■ **EXERCISE BRIEF**: The entries that follow include a run beginning at the line with "- common brick: 50 mm, k = 0.833 W/m·K" and ending at the line with "- polyisocyanurate foam: thickness"; restate that run word for word and leave the rest out.

- - -

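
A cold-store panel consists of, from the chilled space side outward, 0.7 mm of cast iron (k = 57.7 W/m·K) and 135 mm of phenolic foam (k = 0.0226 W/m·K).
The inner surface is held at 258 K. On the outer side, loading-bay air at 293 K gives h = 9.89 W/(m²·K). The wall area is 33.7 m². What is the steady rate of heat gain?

Q ≈ 194 W

Series thermal resistances:
R_cast iron = L/(kA) = 0.0007/(57.7×33.7) = 3.6×10^-7 K/W
R_phenolic foam = L/(kA) = 0.135/(0.0226×33.7) = 0.1773 K/W
R_outer film = 1/(h_o·A) = 1/(9.89×33.7) = 0.003 K/W
R_total = 0.1803 K/W
Q = ΔT / R_total = 35 / 0.1803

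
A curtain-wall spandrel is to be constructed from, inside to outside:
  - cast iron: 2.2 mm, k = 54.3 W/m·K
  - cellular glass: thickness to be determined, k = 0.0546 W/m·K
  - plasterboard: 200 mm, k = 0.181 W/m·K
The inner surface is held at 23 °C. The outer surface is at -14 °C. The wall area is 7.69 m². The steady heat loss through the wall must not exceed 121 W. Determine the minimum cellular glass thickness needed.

L ≈ 68.1 mm

Treating each layer as a thermal resistance in series:
R_cast iron = L/(kA) = 0.0022/(54.3×7.69) = 5.269×10^-6 K/W
R_plasterboard = L/(kA) = 0.2/(0.181×7.69) = 0.1437 K/W
Sum of the known resistances R_other = 0.1437 K/W
Required total resistance R_tot = ΔT/Q_allow = 37/121 = 0.3058 K/W
R_cellular glass = R_tot − R_other = 0.1621 K/W
L = R·k·A = 0.1621×0.0546×7.69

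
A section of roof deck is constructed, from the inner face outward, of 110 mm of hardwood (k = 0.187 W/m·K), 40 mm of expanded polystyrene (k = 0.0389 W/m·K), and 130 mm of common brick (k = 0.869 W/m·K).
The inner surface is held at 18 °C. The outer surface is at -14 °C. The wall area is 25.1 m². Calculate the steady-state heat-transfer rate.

Treating each layer as a thermal resistance in series:
R_hardwood = L/(kA) = 0.11/(0.187×25.1) = 0.02344 K/W
R_expanded polystyrene = L/(kA) = 0.04/(0.0389×25.1) = 0.04097 K/W
R_common brick = L/(kA) = 0.13/(0.869×25.1) = 0.00596 K/W
R_total = 0.07036 K/W
Q = ΔT / R_total = 32 / 0.07036

Q ≈ 455 W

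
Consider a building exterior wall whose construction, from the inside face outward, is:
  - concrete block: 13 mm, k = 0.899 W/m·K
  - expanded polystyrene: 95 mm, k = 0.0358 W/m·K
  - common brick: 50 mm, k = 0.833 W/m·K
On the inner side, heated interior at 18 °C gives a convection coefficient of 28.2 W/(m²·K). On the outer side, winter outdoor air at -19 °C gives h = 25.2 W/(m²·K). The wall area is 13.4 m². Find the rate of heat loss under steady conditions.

Q ≈ 177 W

Thermal resistances in series:
R_inner film = 1/(h_i·A) = 1/(28.2×13.4) = 0.002646 K/W
R_concrete block = L/(kA) = 0.013/(0.899×13.4) = 0.001079 K/W
R_expanded polystyrene = L/(kA) = 0.095/(0.0358×13.4) = 0.198 K/W
R_common brick = L/(kA) = 0.05/(0.833×13.4) = 0.004479 K/W
R_outer film = 1/(h_o·A) = 1/(25.2×13.4) = 0.002961 K/W
R_total = 0.2092 K/W
Q = ΔT / R_total = 37 / 0.2092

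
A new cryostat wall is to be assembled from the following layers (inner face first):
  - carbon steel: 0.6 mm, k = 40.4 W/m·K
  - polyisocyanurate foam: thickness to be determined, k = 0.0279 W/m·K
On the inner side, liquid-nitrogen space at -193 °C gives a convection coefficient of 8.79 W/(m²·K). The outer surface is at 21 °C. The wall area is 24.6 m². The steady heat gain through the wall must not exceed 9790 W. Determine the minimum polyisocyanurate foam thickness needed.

Series thermal resistances:
R_inner film = 1/(h_i·A) = 1/(8.79×24.6) = 0.004625 K/W
R_carbon steel = L/(kA) = 0.0006/(40.4×24.6) = 6.037×10^-7 K/W
Sum of the known resistances R_other = 0.004625 K/W
Required total resistance R_tot = ΔT/Q_allow = 214/9790 = 0.02186 K/W
R_polyisocyanurate foam = R_tot − R_other = 0.01723 K/W
L = R·k·A = 0.01723×0.0279×24.6

L ≈ 11.8 mm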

- - -

■ **RESULT**:
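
  - common brick: 50 mm, k = 0.833 W/m·K
On the inner side, heated interior at 18 °C gives a convection coefficient of 28.2 W/(m²·K). On the outer side, winter outdoor air at -19 °C gives h = 25.2 W/(m²·K). The wall area is 13.4 m². Find the rate of heat loss under steady conditions.

Q ≈ 177 W

Thermal resistances in series:
R_inner film = 1/(h_i·A) = 1/(28.2×13.4) = 0.002646 K/W
R_concrete block = L/(kA) = 0.013/(0.899×13.4) = 0.001079 K/W
R_expanded polystyrene = L/(kA) = 0.095/(0.0358×13.4) = 0.198 K/W
R_common brick = L/(kA) = 0.05/(0.833×13.4) = 0.004479 K/W
R_outer film = 1/(h_o·A) = 1/(25.2×13.4) = 0.002961 K/W
R_total = 0.2092 K/W
Q = ΔT / R_total = 37 / 0.2092

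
A new cryostat wall is to be assembled from the following layers (inner face first):
  - carbon steel: 0.6 mm, k = 40.4 W/m·K
  - polyisocyanurate foam: thickness to be determined, k = 0.0279 W/m·K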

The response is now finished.